## Task item
Find the word "counterclockwise" in the listing, and copy out each line where it turns up.

## Supplied data
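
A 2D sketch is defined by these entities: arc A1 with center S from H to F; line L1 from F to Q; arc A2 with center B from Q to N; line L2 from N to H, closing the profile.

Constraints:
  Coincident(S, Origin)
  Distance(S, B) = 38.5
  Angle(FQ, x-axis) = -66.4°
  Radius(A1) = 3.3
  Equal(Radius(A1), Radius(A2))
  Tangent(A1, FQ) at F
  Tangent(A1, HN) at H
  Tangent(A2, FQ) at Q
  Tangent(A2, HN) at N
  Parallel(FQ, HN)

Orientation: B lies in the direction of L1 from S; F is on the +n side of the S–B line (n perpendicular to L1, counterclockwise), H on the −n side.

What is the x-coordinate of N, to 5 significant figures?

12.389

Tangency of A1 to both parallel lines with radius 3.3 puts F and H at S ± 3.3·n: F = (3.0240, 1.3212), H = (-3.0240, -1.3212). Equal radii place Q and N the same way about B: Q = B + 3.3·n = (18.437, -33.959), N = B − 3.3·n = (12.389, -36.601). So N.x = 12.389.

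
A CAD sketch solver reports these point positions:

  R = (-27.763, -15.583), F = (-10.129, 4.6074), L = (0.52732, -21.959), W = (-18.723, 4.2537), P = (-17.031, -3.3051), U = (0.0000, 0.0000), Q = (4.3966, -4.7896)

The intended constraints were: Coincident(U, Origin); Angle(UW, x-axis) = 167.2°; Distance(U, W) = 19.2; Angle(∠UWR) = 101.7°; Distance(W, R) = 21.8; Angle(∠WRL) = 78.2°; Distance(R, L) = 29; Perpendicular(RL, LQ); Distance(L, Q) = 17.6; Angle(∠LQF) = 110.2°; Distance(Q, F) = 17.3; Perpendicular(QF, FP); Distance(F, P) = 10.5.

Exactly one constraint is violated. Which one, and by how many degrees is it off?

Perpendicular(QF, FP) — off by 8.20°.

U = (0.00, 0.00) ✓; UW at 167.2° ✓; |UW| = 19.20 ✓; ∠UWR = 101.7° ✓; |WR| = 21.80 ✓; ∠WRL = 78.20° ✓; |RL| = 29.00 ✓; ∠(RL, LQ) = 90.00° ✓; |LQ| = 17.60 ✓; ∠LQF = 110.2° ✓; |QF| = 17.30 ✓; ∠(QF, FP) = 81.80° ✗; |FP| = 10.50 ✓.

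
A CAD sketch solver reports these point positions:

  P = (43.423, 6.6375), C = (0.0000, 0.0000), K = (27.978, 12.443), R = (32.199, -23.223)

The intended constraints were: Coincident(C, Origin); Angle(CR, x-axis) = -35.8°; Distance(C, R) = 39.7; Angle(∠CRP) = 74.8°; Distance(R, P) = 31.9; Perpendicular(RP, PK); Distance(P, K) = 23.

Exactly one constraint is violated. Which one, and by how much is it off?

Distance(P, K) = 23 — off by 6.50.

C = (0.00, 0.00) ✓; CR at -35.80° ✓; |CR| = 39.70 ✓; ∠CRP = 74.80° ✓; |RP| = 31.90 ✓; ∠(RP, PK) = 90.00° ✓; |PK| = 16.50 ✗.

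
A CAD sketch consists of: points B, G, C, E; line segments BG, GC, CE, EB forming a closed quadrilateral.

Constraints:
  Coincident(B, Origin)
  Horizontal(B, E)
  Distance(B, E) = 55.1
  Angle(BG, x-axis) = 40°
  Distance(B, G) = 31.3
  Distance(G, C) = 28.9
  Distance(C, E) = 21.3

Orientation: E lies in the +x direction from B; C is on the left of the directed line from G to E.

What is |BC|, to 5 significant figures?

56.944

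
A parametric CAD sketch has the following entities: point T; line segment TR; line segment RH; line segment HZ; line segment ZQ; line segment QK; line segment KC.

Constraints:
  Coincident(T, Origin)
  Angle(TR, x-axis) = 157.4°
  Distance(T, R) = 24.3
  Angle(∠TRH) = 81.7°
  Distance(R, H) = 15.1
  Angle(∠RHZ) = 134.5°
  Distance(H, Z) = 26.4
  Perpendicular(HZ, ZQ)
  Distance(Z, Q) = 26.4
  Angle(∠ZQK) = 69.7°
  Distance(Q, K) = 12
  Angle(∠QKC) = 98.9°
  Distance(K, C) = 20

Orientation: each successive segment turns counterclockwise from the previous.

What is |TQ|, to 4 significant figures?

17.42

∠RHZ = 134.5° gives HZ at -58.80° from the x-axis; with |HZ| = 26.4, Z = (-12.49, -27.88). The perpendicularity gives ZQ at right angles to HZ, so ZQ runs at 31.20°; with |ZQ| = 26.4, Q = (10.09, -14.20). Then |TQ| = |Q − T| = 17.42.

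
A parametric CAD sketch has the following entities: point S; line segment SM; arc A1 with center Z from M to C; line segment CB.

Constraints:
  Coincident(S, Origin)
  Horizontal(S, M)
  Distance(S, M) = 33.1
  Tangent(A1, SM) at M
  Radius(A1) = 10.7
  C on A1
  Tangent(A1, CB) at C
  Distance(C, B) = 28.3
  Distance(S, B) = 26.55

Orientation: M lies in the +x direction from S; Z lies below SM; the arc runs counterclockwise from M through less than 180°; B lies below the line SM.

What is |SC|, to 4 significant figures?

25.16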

## Expected output
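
Orientation: B lies in the direction of L1 from S; F is on the +n side of the S–B line (n perpendicular to L1, counterclockwise), H on the −n side.
Orientation: each successive segment turns counterclockwise from the previous.
Orientation: M lies in the +x direction from S; Z lies below SM; the arc runs counterclockwise from M through less than 180°; B lies below the line SM.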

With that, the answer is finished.